▸ Exercise objective
Every entry is to be returned verbatim.

▸ Stored data
Segment Open

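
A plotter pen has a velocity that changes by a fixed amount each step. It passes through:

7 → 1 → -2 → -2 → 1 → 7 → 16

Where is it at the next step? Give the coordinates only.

28

Taking differences between consecutive positions: -6, -3, +0, +3, +6, +9. These grow by +3 each step.
step 7: 16 + 12 → 28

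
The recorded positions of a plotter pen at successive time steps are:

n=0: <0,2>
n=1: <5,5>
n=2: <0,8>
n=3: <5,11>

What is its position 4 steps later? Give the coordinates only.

First: cycles through 0, 5 every 2 steps. Step 7 lands at position 1 of the cycle → 5.
Second: linear, +3 per step → 23 at step 7.

<5,23>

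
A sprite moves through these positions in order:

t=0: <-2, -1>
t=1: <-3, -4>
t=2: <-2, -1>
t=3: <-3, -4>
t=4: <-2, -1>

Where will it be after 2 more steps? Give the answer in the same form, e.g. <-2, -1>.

<-2, -1>

Consecutive displacements <-1, -3>, <+1, +3>, <-1, -3>, <+1, +3> scale by a factor of -1 each step.
step 5: <-2, -1> + <-1, -3> → <-3, -4>
step 6: <-3, -4> + <+1, +3> → <-2, -1>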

Segment Closed

▸ Solution for this problem
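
A plotter pen has a velocity that changes by a fixed amount each step. It passes through:

7 → 1 → -2 → -2 → 1 → 7 → 16

Where is it at the next step? Give the coordinates only.

28

Taking differences between consecutive positions: -6, -3, +0, +3, +6, +9. These grow by +3 each step.
step 7: 16 + 12 → 28

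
The recorded positions of a plotter pen at successive time steps are:

n=0: <0,2>
n=1: <5,5>
n=2: <0,8>
n=3: <5,11>

What is its position 4 steps later? Give the coordinates only.

First: cycles through 0, 5 every 2 steps. Step 7 lands at position 1 of the cycle → 5.
Second: linear, +3 per step → 23 at step 7.

<5,23>

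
A sprite moves through these positions in order:

t=0: <-2, -1>
t=1: <-3, -4>
t=2: <-2, -1>
t=3: <-3, -4>
t=4: <-2, -1>

Where will it be after 2 more steps? Give the answer in the same form, e.g. <-2, -1>.

<-2, -1>

Consecutive displacements <-1, -3>, <+1, +3>, <-1, -3>, <+1, +3> scale by a factor of -1 each step.
step 5: <-2, -1> + <-1, -3> → <-3, -4>
step 6: <-3, -4> + <+1, +3> → <-2, -1>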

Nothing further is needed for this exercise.